* _ASSIGNMENT_
When the line containing "Answer: 8759" is found in the data below, copy it and each line after it through the line containing "Answer: -I*√13805/11 ≈ -10.681*I", exactly and with no others.

* _ENTRIES PROVIDED_
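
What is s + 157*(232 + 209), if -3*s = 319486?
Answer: -111775/3 ≈ -37258.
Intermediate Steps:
s = -319486/3 (s = -⅓*319486 = -319486/3 ≈ -1.0650e+5)
s + 157*(232 + 209) = -319486/3 + 157*(232 + 209) = -319486/3 + 157*441 = -319486/3 + 69237 = -111775/3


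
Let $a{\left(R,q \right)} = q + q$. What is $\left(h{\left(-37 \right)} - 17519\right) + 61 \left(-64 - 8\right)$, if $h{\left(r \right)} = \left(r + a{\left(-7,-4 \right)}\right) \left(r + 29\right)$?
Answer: $-21551$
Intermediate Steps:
$a{\left(R,q \right)} = 2 q$
$h{\left(r \right)} = \left(-8 + r\right) \left(29 + r\right)$ ($h{\left(r \right)} = \left(r + 2 \left(-4\right)\right) \left(r + 29\right) = \left(r - 8\right) \left(29 + r\right) = \left(-8 + r\right) \left(29 + r\right)$)
$\left(h{\left(-37 \right)} - 17519\right) + 61 \left(-64 - 8\right) = \left(\left(-232 + \left(-37\right)^{2} + 21 \left(-37\right)\right) - 17519\right) + 61 \left(-64 - 8\right) = \left(\left(-232 + 1369 - 777\right) - 17519\right) + 61 \left(-72\right) = \left(360 - 17519\right) - 4392 = -17159 - 4392 = -21551$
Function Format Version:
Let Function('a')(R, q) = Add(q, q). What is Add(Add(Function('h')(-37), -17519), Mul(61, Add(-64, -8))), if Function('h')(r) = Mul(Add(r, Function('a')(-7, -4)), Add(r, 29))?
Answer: -21551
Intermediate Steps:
Function('a')(R, q) = Mul(2, q)
Function('h')(r) = Mul(Add(-8, r), Add(29, r)) (Function('h')(r) = Mul(Add(r, Mul(2, -4)), Add(r, 29)) = Mul(Add(r, -8), Add(29, r)) = Mul(Add(-8, r), Add(29, r)))
Add(Add(Function('h')(-37), -17519), Mul(61, Add(-64, -8))) = Add(Add(Add(-232, Pow(-37, 2), Mul(21, -37)), -17519), Mul(61, Add(-64, -8))) = Add(Add(Add(-232, 1369, -777), -17519), Mul(61, -72)) = Add(Add(360, -17519), -4392) = Add(-17159, -4392) = -21551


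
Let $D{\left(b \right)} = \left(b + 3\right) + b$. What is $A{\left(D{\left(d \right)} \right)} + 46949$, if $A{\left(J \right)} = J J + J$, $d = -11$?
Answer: $47291$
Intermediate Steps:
$D{\left(b \right)} = 3 + 2 b$ ($D{\left(b \right)} = \left(3 + b\right) + b = 3 + 2 b$)
$A{\left(J \right)} = J + J^{2}$ ($A{\left(J \right)} = J^{2} + J = J + J^{2}$)
$A{\left(D{\left(d \right)} \right)} + 46949 = \left(3 + 2 \left(-11\right)\right) \left(1 + \left(3 + 2 \left(-11\right)\right)\right) + 46949 = \left(3 - 22\right) \left(1 + \left(3 - 22\right)\right) + 46949 = - 19 \left(1 - 19\right) + 46949 = \left(-19\right) \left(-18\right) + 46949 = 342 + 46949 = 47291$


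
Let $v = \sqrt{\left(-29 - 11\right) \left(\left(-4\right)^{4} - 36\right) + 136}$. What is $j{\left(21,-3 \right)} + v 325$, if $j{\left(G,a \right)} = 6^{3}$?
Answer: $216 + 12350 i \sqrt{6} \approx 216.0 + 30251.0 i$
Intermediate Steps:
$j{\left(G,a \right)} = 216$
$v = 38 i \sqrt{6}$ ($v = \sqrt{- 40 \left(256 - 36\right) + 136} = \sqrt{\left(-40\right) 220 + 136} = \sqrt{-8800 + 136} = \sqrt{-8664} = 38 i \sqrt{6} \approx 93.081 i$)
$j{\left(21,-3 \right)} + v 325 = 216 + 38 i \sqrt{6} \cdot 325 = 216 + 12350 i \sqrt{6}$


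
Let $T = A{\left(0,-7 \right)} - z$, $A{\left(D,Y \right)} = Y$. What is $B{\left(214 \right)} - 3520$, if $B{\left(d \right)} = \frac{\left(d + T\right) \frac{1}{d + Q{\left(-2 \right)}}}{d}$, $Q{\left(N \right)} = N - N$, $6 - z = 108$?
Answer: $- \frac{161201611}{45796} \approx -3520.0$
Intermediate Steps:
$z = -102$ ($z = 6 - 108 = -102$)
$Q{\left(N \right)} = 0$
$T = 95$ ($T = -7 - -102 = -7 + 102 = 95$)
$B{\left(d \right)} = \frac{95 + d}{d^{2}}$ ($B{\left(d \right)} = \frac{\left(d + 95\right) \frac{1}{d + 0}}{d} = \frac{\left(95 + d\right) \frac{1}{d}}{d} = \frac{\frac{1}{d} \left(95 + d\right)}{d} = \frac{95 + d}{d^{2}}$)
$B{\left(214 \right)} - 3520 = \frac{95 + 214}{45796} - 3520 = \frac{1}{45796} \cdot 309 - 3520 = \frac{309}{45796} - 3520 = - \frac{161201611}{45796}$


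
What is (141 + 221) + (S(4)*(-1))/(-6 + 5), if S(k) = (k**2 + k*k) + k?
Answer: 398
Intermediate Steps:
S(k) = k + 2*k**2 (S(k) = (k**2 + k**2) + k = 2*k**2 + k = k + 2*k**2)
(141 + 221) + (S(4)*(-1))/(-6 + 5) = (141 + 221) + ((4*(1 + 2*4))*(-1))/(-6 + 5) = 362 + ((4*(1 + 8))*(-1))/(-1) = 362 + ((4*9)*(-1))*(-1) = 362 + (36*(-1))*(-1) = 362 - 36*(-1) = 362 + 36 = 398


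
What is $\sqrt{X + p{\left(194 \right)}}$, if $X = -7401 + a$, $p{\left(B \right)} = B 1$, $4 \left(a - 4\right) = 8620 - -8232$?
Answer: $i \sqrt{2990} \approx 54.681 i$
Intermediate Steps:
$a = 4217$ ($a = 4 + \frac{8620 - -8232}{4} = 4 + \frac{8620 + 8232}{4} = 4 + \frac{1}{4} \cdot 16852 = 4 + 4213 = 4217$)
$p{\left(B \right)} = B$
$X = -3184$ ($X = -7401 + 4217 = -3184$)
$\sqrt{X + p{\left(194 \right)}} = \sqrt{-3184 + 194} = \sqrt{-2990} = i \sqrt{2990}$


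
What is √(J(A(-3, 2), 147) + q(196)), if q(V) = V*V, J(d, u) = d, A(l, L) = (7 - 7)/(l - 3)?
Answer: 196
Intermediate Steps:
A(l, L) = 0 (A(l, L) = 0/(-3 + l) = 0)
q(V) = V²
√(J(A(-3, 2), 147) + q(196)) = √(0 + 196²) = √(0 + 38416) = √38416 = 196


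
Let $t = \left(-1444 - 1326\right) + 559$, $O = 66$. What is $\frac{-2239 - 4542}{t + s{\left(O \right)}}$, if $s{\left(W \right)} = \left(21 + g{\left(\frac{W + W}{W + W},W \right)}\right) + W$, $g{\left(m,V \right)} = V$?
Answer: $\frac{6781}{2058} \approx 3.2949$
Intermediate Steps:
$s{\left(W \right)} = 21 + 2 W$ ($s{\left(W \right)} = \left(21 + W\right) + W = 21 + 2 W$)
$t = -2211$ ($t = -2770 + 559 = -2211$)
$\frac{-2239 - 4542}{t + s{\left(O \right)}} = \frac{-2239 - 4542}{-2211 + \left(21 + 2 \cdot 66\right)} = - \frac{6781}{-2211 + \left(21 + 132\right)} = - \frac{6781}{-2211 + 153} = - \frac{6781}{-2058} = \left(-6781\right) \left(- \frac{1}{2058}\right) = \frac{6781}{2058}$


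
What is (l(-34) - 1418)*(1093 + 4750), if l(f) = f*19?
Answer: -12059952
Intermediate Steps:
l(f) = 19*f
(l(-34) - 1418)*(1093 + 4750) = (19*(-34) - 1418)*(1093 + 4750) = (-646 - 1418)*5843 = -2064*5843 = -12059952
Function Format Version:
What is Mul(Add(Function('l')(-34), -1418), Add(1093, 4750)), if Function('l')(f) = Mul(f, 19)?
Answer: -12059952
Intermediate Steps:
Function('l')(f) = Mul(19, f)
Mul(Add(Function('l')(-34), -1418), Add(1093, 4750)) = Mul(Add(Mul(19, -34), -1418), Add(1093, 4750)) = Mul(Add(-646, -1418), 5843) = Mul(-2064, 5843) = -12059952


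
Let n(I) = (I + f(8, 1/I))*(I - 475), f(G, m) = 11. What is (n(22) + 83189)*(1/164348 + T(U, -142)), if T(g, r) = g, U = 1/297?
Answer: 2808843700/12202839 ≈ 230.18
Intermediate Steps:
U = 1/297 ≈ 0.0033670
n(I) = (-475 + I)*(11 + I) (n(I) = (I + 11)*(I - 475) = (11 + I)*(-475 + I) = (-475 + I)*(11 + I))
(n(22) + 83189)*(1/164348 + T(U, -142)) = ((-5225 + 22**2 - 464*22) + 83189)*(1/164348 + 1/297) = ((-5225 + 484 - 10208) + 83189)*(1/164348 + 1/297) = (-14949 + 83189)*(164645/48811356) = 68240*(164645/48811356) = 2808843700/12202839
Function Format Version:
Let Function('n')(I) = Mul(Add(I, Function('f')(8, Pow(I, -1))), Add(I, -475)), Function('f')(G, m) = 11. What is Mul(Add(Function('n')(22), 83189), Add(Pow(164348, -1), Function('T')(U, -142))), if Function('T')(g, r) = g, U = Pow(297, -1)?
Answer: Rational(2808843700, 12202839) ≈ 230.18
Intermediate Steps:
U = Rational(1, 297) ≈ 0.0033670
Function('n')(I) = Mul(Add(-475, I), Add(11, I)) (Function('n')(I) = Mul(Add(I, 11), Add(I, -475)) = Mul(Add(11, I), Add(-475, I)) = Mul(Add(-475, I), Add(11, I)))
Mul(Add(Function('n')(22), 83189), Add(Pow(164348, -1), Function('T')(U, -142))) = Mul(Add(Add(-5225, Pow(22, 2), Mul(-464, 22)), 83189), Add(Pow(164348, -1), Rational(1, 297))) = Mul(Add(Add(-5225, 484, -10208), 83189), Add(Rational(1, 164348), Rational(1, 297))) = Mul(Add(-14949, 83189), Rational(164645, 48811356)) = Mul(68240, Rational(164645, 48811356)) = Rational(2808843700, 12202839)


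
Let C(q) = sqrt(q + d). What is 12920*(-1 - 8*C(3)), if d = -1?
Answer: -12920 - 103360*sqrt(2) ≈ -1.5909e+5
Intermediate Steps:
C(q) = sqrt(-1 + q) (C(q) = sqrt(q - 1) = sqrt(-1 + q))
12920*(-1 - 8*C(3)) = 12920*(-1 - 8*sqrt(-1 + 3)) = 12920*(-1 - 8*sqrt(2)) = -12920 - 103360*sqrt(2)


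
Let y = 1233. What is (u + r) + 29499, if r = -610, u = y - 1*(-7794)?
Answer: 37916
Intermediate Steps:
u = 9027 (u = 1233 - 1*(-7794) = 1233 + 7794 = 9027)
(u + r) + 29499 = (9027 - 610) + 29499 = 8417 + 29499 = 37916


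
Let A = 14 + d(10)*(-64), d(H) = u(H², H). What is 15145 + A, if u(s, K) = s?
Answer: 8759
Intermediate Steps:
d(H) = H²
A = -6386 (A = 14 + 10²*(-64) = 14 + 100*(-64) = 14 - 6400 = -6386)
15145 + A = 15145 - 6386 = 8759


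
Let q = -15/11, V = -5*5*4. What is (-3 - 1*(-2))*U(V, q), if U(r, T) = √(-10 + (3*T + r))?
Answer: -I*√13805/11 ≈ -10.681*I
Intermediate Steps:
V = -100 (V = -25*4 = -100)
q = -15/11 (q = -15*1/11 = -15/11 ≈ -1.3636)
U(r, T) = √(-10 + r + 3*T) (U(r, T) = √(-10 + (r + 3*T)) = √(-10 + r + 3*T))
(-3 - 1*(-2))*U(V, q) = (-3 - 1*(-2))*√(-10 - 100 + 3*(-15/11)) = (-3 + 2)*√(-10 - 100 - 45/11) = -√(-1255/11) = -I*√13805/11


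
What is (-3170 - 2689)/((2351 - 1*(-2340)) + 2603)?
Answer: -837/1042 ≈ -0.80326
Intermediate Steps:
(-3170 - 2689)/((2351 - 1*(-2340)) + 2603) = -5859/((2351 + 2340) + 2603) = -5859/(4691 + 2603) = -5859/7294 = -5859*1/7294 = -837/1042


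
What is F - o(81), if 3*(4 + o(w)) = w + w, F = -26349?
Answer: -26399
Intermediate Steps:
o(w) = -4 + 2*w/3 (o(w) = -4 + (w + w)/3 = -4 + (2*w)/3 = -4 + 2*w/3)
F - o(81) = -26349 - (-4 + (⅔)*81) = -26349 - (-4 + 54) = -26349 - 1*50 = -26349 - 50 = -26399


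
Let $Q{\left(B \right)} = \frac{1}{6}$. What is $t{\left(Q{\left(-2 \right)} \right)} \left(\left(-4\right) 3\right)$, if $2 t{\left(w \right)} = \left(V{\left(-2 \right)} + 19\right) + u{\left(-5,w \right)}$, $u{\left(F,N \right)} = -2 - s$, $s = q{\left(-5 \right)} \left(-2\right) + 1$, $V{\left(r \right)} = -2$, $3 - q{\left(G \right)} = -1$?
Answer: $-132$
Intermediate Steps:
$q{\left(G \right)} = 4$ ($q{\left(G \right)} = 3 - -1 = 3 + 1 = 4$)
$s = -7$ ($s = 4 \left(-2\right) + 1 = -8 + 1 = -7$)
$u{\left(F,N \right)} = 5$ ($u{\left(F,N \right)} = -2 - -7 = -2 + 7 = 5$)
$Q{\left(B \right)} = \frac{1}{6}$
$t{\left(w \right)} = 11$ ($t{\left(w \right)} = \frac{\left(-2 + 19\right) + 5}{2} = \frac{17 + 5}{2} = \frac{1}{2} \cdot 22 = 11$)
$t{\left(Q{\left(-2 \right)} \right)} \left(\left(-4\right) 3\right) = 11 \left(\left(-4\right) 3\right) = 11 \left(-12\right) = -132$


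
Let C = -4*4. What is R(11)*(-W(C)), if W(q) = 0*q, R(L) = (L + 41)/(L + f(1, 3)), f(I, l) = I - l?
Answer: 0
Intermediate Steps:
R(L) = (41 + L)/(-2 + L) (R(L) = (L + 41)/(L + (1 - 1*3)) = (41 + L)/(L + (1 - 3)) = (41 + L)/(L - 2) = (41 + L)/(-2 + L))
C = -16
W(q) = 0
R(11)*(-W(C)) = ((41 + 11)/(-2 + 11))*(-1*0) = (52/9)*0 = 0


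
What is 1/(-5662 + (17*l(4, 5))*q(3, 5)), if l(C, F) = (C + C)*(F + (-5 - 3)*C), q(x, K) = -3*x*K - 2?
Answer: 1/166922 ≈ 5.9908e-6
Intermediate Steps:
q(x, K) = -2 - 3*K*x (q(x, K) = -3*K*x - 2 = -2 - 3*K*x)
l(C, F) = 2*C*(F - 8*C) (l(C, F) = (2*C)*(F - 8*C) = 2*C*(F - 8*C))
1/(-5662 + (17*l(4, 5))*q(3, 5)) = 1/(-5662 + (17*(2*4*(5 - 8*4)))*(-2 - 3*5*3)) = 1/(-5662 + (17*(2*4*(5 - 32)))*(-2 - 45)) = 1/(-5662 + (17*(2*4*(-27)))*(-47)) = 1/(-5662 + (17*(-216))*(-47)) = 1/(-5662 - 3672*(-47)) = 1/(-5662 + 172584) = 1/166922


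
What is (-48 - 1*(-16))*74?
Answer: -2368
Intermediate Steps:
(-48 - 1*(-16))*74 = (-48 + 16)*74 = -32*74 = -2368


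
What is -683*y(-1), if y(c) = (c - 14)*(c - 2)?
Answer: -30735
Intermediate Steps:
y(c) = (-14 + c)*(-2 + c)
-683*y(-1) = -683*(28 + (-1)² - 16*(-1)) = -683*(28 + 1 + 16) = -683*45 = -30735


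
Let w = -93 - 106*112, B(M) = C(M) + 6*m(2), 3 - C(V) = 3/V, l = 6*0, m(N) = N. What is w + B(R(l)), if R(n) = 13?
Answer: -155353/13 ≈ -11950.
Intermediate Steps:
l = 0
C(V) = 3 - 3/V
B(M) = 15 - 3/M (B(M) = (3 - 3/M) + 6*2 = (3 - 3/M) + 12 = 15 - 3/M)
w = -11965 (w = -93 - 11872 = -11965)
w + B(R(l)) = -11965 + (15 - 3/13) = -11965 + 192/13 = -155353/13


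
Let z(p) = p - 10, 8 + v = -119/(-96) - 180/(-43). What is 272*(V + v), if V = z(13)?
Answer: 29869/258 ≈ 115.77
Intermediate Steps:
v = -10627/4128 (v = -8 + (-119/(-96) - 180/(-43)) = -8 + (-119*(-1/96) - 180*(-1/43)) = -8 + (119/96 + 180/43) = -8 + 22397/4128 = -10627/4128 ≈ -2.5744)
z(p) = -10 + p
V = 3 (V = -10 + 13 = 3)
272*(V + v) = 272*(3 - 10627/4128) = 272*(1757/4128) = 29869/258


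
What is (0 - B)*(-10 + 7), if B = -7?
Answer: -21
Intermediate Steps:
(0 - B)*(-10 + 7) = (0 - 1*(-7))*(-10 + 7) = (0 + 7)*(-3) = 7*(-3) = -21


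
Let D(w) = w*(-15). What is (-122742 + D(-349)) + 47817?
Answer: -69690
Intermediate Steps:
D(w) = -15*w
(-122742 + D(-349)) + 47817 = (-122742 - 15*(-349)) + 47817 = (-122742 + 5235) + 47817 = -117507 + 47817 = -69690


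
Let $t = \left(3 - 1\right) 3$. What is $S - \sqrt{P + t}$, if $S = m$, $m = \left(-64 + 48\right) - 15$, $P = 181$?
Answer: $-31 - \sqrt{187} \approx -44.675$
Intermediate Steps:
$t = 6$ ($t = 2 \cdot 3 = 6$)
$m = -31$ ($m = -16 - 15 = -31$)
$S = -31$
$S - \sqrt{P + t} = -31 - \sqrt{181 + 6} = -31 - \sqrt{187}$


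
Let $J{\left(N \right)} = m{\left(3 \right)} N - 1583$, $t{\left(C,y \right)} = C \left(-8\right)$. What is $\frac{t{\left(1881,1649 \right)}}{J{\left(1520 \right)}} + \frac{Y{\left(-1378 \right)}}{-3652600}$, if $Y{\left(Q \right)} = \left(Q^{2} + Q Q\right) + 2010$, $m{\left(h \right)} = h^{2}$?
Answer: $- \frac{50465119633}{22092751100} \approx -2.2842$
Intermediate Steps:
$t{\left(C,y \right)} = - 8 C$
$Y{\left(Q \right)} = 2010 + 2 Q^{2}$ ($Y{\left(Q \right)} = \left(Q^{2} + Q^{2}\right) + 2010 = 2 Q^{2} + 2010 = 2010 + 2 Q^{2}$)
$J{\left(N \right)} = -1583 + 9 N$ ($J{\left(N \right)} = 3^{2} N - 1583 = 9 N - 1583 = -1583 + 9 N$)
$\frac{t{\left(1881,1649 \right)}}{J{\left(1520 \right)}} + \frac{Y{\left(-1378 \right)}}{-3652600} = \frac{\left(-8\right) 1881}{-1583 + 9 \cdot 1520} + \frac{2010 + 2 \left(-1378\right)^{2}}{-3652600} = - \frac{15048}{-1583 + 13680} + \left(2010 + 2 \cdot 1898884\right) \left(- \frac{1}{3652600}\right) = - \frac{15048}{12097} + \left(2010 + 3797768\right) \left(- \frac{1}{3652600}\right) = \left(-15048\right) \frac{1}{12097} + 3799778 \left(- \frac{1}{3652600}\right) = - \frac{15048}{12097} - \frac{1899889}{1826300} = - \frac{50465119633}{22092751100}$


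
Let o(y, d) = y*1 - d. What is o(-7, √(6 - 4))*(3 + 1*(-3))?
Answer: 0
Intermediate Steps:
o(y, d) = y - d
o(-7, √(6 - 4))*(3 + 1*(-3)) = (-7 - √(6 - 4))*(3 + 1*(-3)) = (-7 - √2)*(3 - 3) = (-7 - √2)*0 = 0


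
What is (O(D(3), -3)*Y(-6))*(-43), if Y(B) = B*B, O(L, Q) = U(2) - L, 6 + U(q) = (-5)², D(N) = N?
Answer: -24768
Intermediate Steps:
U(q) = 19 (U(q) = -6 + (-5)² = -6 + 25 = 19)
O(L, Q) = 19 - L
Y(B) = B²
(O(D(3), -3)*Y(-6))*(-43) = ((19 - 1*3)*(-6)²)*(-43) = ((19 - 3)*36)*(-43) = (16*36)*(-43) = 576*(-43) = -24768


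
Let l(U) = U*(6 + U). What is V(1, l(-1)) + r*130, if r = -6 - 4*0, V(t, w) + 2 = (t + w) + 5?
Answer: -781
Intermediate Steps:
V(t, w) = 3 + t + w (V(t, w) = -2 + ((t + w) + 5) = -2 + (5 + t + w) = 3 + t + w)
r = -6 (r = -6 + 0 = -6)
V(1, l(-1)) + r*130 = (3 + 1 - (6 - 1)) - 6*130 = (3 + 1 - 1*5) - 780 = (3 + 1 - 5) - 780 = -1 - 780 = -781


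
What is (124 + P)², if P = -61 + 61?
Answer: 15376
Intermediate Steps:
P = 0
(124 + P)² = (124 + 0)² = 124² = 15376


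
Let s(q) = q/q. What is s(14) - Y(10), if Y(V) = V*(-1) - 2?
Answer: 13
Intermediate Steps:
s(q) = 1
Y(V) = -2 - V (Y(V) = -V - 2 = -2 - V)
s(14) - Y(10) = 1 - (-2 - 1*10) = 1 - (-2 - 10) = 1 - 1*(-12) = 1 + 12 = 13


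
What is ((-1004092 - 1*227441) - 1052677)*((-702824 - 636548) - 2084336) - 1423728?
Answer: 7820466626952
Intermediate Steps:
((-1004092 - 1*227441) - 1052677)*((-702824 - 636548) - 2084336) - 1423728 = ((-1004092 - 227441) - 1052677)*(-1339372 - 2084336) - 1423728 = (-1231533 - 1052677)*(-3423708) - 1423728 = -2284210*(-3423708) - 1423728 = 7820468050680 - 1423728 = 7820466626952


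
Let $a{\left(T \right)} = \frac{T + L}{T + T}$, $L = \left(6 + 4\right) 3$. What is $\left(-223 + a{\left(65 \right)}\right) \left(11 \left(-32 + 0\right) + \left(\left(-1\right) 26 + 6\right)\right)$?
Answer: $\frac{1074894}{13} \approx 82684.0$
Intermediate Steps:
$L = 30$ ($L = 10 \cdot 3 = 30$)
$a{\left(T \right)} = \frac{30 + T}{2 T}$ ($a{\left(T \right)} = \frac{T + 30}{T + T} = \frac{30 + T}{2 T}$)
$\left(-223 + a{\left(65 \right)}\right) \left(11 \left(-32 + 0\right) + \left(\left(-1\right) 26 + 6\right)\right) = \left(-223 + \frac{30 + 65}{2 \cdot 65}\right) \left(11 \left(-32 + 0\right) + \left(\left(-1\right) 26 + 6\right)\right) = \left(-223 + \frac{1}{2} \cdot \frac{1}{65} \cdot 95\right) \left(11 \left(-32\right) + \left(-26 + 6\right)\right) = \left(-223 + \frac{19}{26}\right) \left(-352 - 20\right) = \left(- \frac{5779}{26}\right) \left(-372\right) = \frac{1074894}{13}$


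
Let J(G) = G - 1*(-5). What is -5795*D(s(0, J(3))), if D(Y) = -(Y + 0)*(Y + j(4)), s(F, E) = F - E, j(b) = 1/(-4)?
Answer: 382470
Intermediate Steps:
J(G) = 5 + G (J(G) = G + 5 = 5 + G)
j(b) = -¼
D(Y) = -Y*(-¼ + Y) (D(Y) = -(Y + 0)*(Y - ¼) = -Y*(-¼ + Y))
-5795*D(s(0, J(3))) = -5795*(0 - (5 + 3))*(¼ - (0 - (5 + 3))) = -5795*(0 - 1*8)*(¼ - (0 - 1*8)) = -5795*(0 - 8)*(¼ - (0 - 8)) = -(-46360)*(¼ - 1*(-8)) = -(-46360)*(¼ + 8) = -(-46360)*33/4 = -5795*(-66) = 382470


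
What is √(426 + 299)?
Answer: 5*√29 ≈ 26.926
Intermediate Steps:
√(426 + 299) = √725 = 5*√29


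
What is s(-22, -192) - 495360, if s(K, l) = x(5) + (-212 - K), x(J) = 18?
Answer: -495532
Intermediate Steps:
s(K, l) = -194 - K (s(K, l) = 18 + (-212 - K) = -194 - K)
s(-22, -192) - 495360 = (-194 - 1*(-22)) - 495360 = (-194 + 22) - 495360 = -172 - 495360 = -495532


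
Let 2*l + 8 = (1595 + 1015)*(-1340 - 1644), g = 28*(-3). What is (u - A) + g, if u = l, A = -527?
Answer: -3893681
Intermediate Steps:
g = -84
l = -3894124 (l = -4 + ((1595 + 1015)*(-1340 - 1644))/2 = -4 + (2610*(-2984))/2 = -4 + (1/2)*(-7788240) = -4 - 3894120 = -3894124)
u = -3894124
(u - A) + g = (-3894124 - 1*(-527)) - 84 = (-3894124 + 527) - 84 = -3893597 - 84 = -3893681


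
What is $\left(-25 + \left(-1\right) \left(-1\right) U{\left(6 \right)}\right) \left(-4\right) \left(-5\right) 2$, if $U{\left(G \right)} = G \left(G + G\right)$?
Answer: $1880$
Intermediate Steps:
$U{\left(G \right)} = 2 G^{2}$ ($U{\left(G \right)} = G 2 G = 2 G^{2}$)
$\left(-25 + \left(-1\right) \left(-1\right) U{\left(6 \right)}\right) \left(-4\right) \left(-5\right) 2 = \left(-25 + \left(-1\right) \left(-1\right) 2 \cdot 6^{2}\right) \left(-4\right) \left(-5\right) 2 = \left(-25 + 1 \cdot 2 \cdot 36\right) 20 \cdot 2 = \left(-25 + 1 \cdot 72\right) 40 = \left(-25 + 72\right) 40 = 47 \cdot 40 = 1880$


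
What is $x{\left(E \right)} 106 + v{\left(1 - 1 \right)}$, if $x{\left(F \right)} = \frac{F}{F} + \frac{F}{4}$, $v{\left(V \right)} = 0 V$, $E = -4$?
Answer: $0$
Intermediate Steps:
$v{\left(V \right)} = 0$
$x{\left(F \right)} = 1 + \frac{F}{4}$ ($x{\left(F \right)} = 1 + F \frac{1}{4} = 1 + \frac{F}{4}$)
$x{\left(E \right)} 106 + v{\left(1 - 1 \right)} = \left(1 + \frac{1}{4} \left(-4\right)\right) 106 + 0 = \left(1 - 1\right) 106 + 0 = 0 \cdot 106 + 0 = 0 + 0 = 0$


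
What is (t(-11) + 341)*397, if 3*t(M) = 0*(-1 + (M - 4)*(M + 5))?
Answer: 135377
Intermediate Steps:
t(M) = 0 (t(M) = (0*(-1 + (M - 4)*(M + 5)))/3 = (0*(-1 + (-4 + M)*(5 + M)))/3 = (⅓)*0 = 0)
(t(-11) + 341)*397 = (0 + 341)*397 = 341*397 = 135377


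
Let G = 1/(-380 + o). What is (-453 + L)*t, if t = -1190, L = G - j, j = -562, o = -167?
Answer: -70950180/547 ≈ -1.2971e+5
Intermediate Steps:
G = -1/547 (G = 1/(-380 - 167) = 1/(-547) = -1/547 ≈ -0.0018282)
L = 307413/547 (L = -1/547 - 1*(-562) = -1/547 + 562 = 307413/547 ≈ 562.00)
(-453 + L)*t = (-453 + 307413/547)*(-1190) = (59622/547)*(-1190) = -70950180/547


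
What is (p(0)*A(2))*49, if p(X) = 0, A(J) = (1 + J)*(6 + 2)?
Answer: 0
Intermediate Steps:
A(J) = 8 + 8*J (A(J) = (1 + J)*8 = 8 + 8*J)
(p(0)*A(2))*49 = (0*(8 + 8*2))*49 = (0*(8 + 16))*49 = (0*24)*49 = 0*49 = 0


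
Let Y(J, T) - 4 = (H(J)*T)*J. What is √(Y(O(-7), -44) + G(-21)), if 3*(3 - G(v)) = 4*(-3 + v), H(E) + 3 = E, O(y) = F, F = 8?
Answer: I*√1721 ≈ 41.485*I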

* _EXERCISE RESULT_
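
Answer: 8759
Intermediate Steps:
d(H) = H²
A = -6386 (A = 14 + 10²*(-64) = 14 + 100*(-64) = 14 - 6400 = -6386)
15145 + A = 15145 - 6386 = 8759


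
Let q = -15/11, V = -5*5*4. What is (-3 - 1*(-2))*U(V, q), if U(r, T) = √(-10 + (3*T + r))?
Answer: -I*√13805/11 ≈ -10.681*I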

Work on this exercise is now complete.